■ **Brief**
Every entry in this listing should be written out exactly.

** Records for this task follows **

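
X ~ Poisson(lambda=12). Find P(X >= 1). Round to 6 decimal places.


P(X>=1) = 1 - P(X<=0) = 1 - (e^(-12)*12^0/0!)
≈ 1 - 0.0000061442 = 0.9999938558
≈ 0.999994

0.999994


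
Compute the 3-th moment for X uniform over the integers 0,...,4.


E[X^3] = (1/5) * sum(x^3 for x=0..4)
= 100/5 = 20

20


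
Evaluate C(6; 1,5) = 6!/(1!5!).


6! = 720
Denominator: 1!=1 * 5!=120
Coefficient = 720 / 120 = 6

6


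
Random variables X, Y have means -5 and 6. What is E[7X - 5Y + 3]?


E[7X - 5Y + 3] = 7*E[X] - 5*E[Y] + 3
= (7)*(-5) + (-5)*(6) + (3)
= -35 - 30 + 3 = -62

-62


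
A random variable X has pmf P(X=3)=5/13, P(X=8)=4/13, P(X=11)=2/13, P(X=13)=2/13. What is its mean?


E[X] = sum(x * P(x))
= 3*5/13 + 8*4/13 + 11*2/13 + 13*2/13
= 95/13

95/13


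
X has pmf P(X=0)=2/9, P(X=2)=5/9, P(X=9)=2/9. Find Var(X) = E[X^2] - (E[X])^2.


E[X] = 28/9, E[X^2] = 182/9
Var(X) = E[X^2] - (E[X])^2 = 182/9 - (28/9)^2 = 854/81

854/81


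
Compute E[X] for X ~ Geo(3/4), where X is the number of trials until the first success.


For geometric (trials until first success), E[X] = 1/p = 1/(3/4) = 4/3

4/3


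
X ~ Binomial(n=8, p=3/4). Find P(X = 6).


P(X=6) = C(8,6) * p^6 * (1-p)^2
= 28 * 729/4096 * 1/16
= 5103/16384

5103/16384


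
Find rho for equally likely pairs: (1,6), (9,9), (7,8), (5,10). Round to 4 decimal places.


Cov(X,Y) = 2.8750, Var(X) = 8.7500, Var(Y) = 2.1875
rho = Cov/(sqrt(VarX)*sqrt(VarY)) = 0.6571

0.6571


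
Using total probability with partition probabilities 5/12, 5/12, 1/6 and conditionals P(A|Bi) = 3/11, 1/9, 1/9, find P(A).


P(A) = P(A|B1)P(B1) + P(A|B2)P(B2) + P(A|B3)P(B3)
= 3/11*5/12 + 1/9*5/12 + 1/9*1/6
= 5/44 + 5/108 + 1/54 = 53/297

53/297


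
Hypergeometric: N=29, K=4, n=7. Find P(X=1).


P(X=1) = C(4,1)*C(25,6) / C(29,7)
= 4*177100 / 1560780
= 708400/1560780 = 1540/3393

1540/3393


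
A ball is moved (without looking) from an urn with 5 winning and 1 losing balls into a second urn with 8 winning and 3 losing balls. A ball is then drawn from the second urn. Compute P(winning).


P(transfer winning) = 5/6; P(transfer losing) = 1/6
If winning transferred: Urn II has 9 winning of 12, so P(winning|winning moved) = 3/4
If losing transferred: Urn II has 8 winning of 12, so P(winning|losing moved) = 2/3
By total probability: P(winning) = 5/6*3/4 + 1/6*2/3 = 53/72

53/72


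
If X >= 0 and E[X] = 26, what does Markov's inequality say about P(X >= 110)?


Markov: P(X >= a) <= E[X]/a
P(X >= 110) <= 26/110 = 13/55

13/55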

** End of Records for this task **

■ **Task response**
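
X ~ Poisson(lambda=12). Find P(X >= 1). Round to 6 decimal places.


P(X>=1) = 1 - P(X<=0) = 1 - (e^(-12)*12^0/0!)
≈ 1 - 0.0000061442 = 0.9999938558
≈ 0.999994

0.999994


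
Compute the 3-th moment for X uniform over the integers 0,...,4.


E[X^3] = (1/5) * sum(x^3 for x=0..4)
= 100/5 = 20

20


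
Evaluate C(6; 1,5) = 6!/(1!5!).


6! = 720
Denominator: 1!=1 * 5!=120
Coefficient = 720 / 120 = 6

6


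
Random variables X, Y have means -5 and 6. What is E[7X - 5Y + 3]?


E[7X - 5Y + 3] = 7*E[X] - 5*E[Y] + 3
= (7)*(-5) + (-5)*(6) + (3)
= -35 - 30 + 3 = -62

-62


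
A random variable X has pmf P(X=3)=5/13, P(X=8)=4/13, P(X=11)=2/13, P(X=13)=2/13. What is its mean?


E[X] = sum(x * P(x))
= 3*5/13 + 8*4/13 + 11*2/13 + 13*2/13
= 95/13

95/13


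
X has pmf P(X=0)=2/9, P(X=2)=5/9, P(X=9)=2/9. Find Var(X) = E[X^2] - (E[X])^2.


E[X] = 28/9, E[X^2] = 182/9
Var(X) = E[X^2] - (E[X])^2 = 182/9 - (28/9)^2 = 854/81

854/81


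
Compute E[X] for X ~ Geo(3/4), where X is the number of trials until the first success.


For geometric (trials until first success), E[X] = 1/p = 1/(3/4) = 4/3

4/3


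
X ~ Binomial(n=8, p=3/4). Find P(X = 6).


P(X=6) = C(8,6) * p^6 * (1-p)^2
= 28 * 729/4096 * 1/16
= 5103/16384

5103/16384


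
Find rho for equally likely pairs: (1,6), (9,9), (7,8), (5,10). Round to 4 decimal places.


Cov(X,Y) = 2.8750, Var(X) = 8.7500, Var(Y) = 2.1875
rho = Cov/(sqrt(VarX)*sqrt(VarY)) = 0.6571

0.6571


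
Using total probability with partition probabilities 5/12, 5/12, 1/6 and conditionals P(A|Bi) = 3/11, 1/9, 1/9, find P(A).


P(A) = P(A|B1)P(B1) + P(A|B2)P(B2) + P(A|B3)P(B3)
= 3/11*5/12 + 1/9*5/12 + 1/9*1/6
= 5/44 + 5/108 + 1/54 = 53/297

53/297


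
Hypergeometric: N=29, K=4, n=7. Find P(X=1).


P(X=1) = C(4,1)*C(25,6) / C(29,7)
= 4*177100 / 1560780
= 708400/1560780 = 1540/3393

1540/3393


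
A ball is moved (without looking) from an urn with 5 winning and 1 losing balls into a second urn with 8 winning and 3 losing balls. A ball is then drawn from the second urn. Compute P(winning).


P(transfer winning) = 5/6; P(transfer losing) = 1/6
If winning transferred: Urn II has 9 winning of 12, so P(winning|winning moved) = 3/4
If losing transferred: Urn II has 8 winning of 12, so P(winning|losing moved) = 2/3
By total probability: P(winning) = 5/6*3/4 + 1/6*2/3 = 53/72

53/72


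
If X >= 0 and E[X] = 26, what does Markov's inequality say about P(X >= 110)?


Markov: P(X >= a) <= E[X]/a
P(X >= 110) <= 26/110 = 13/55

13/55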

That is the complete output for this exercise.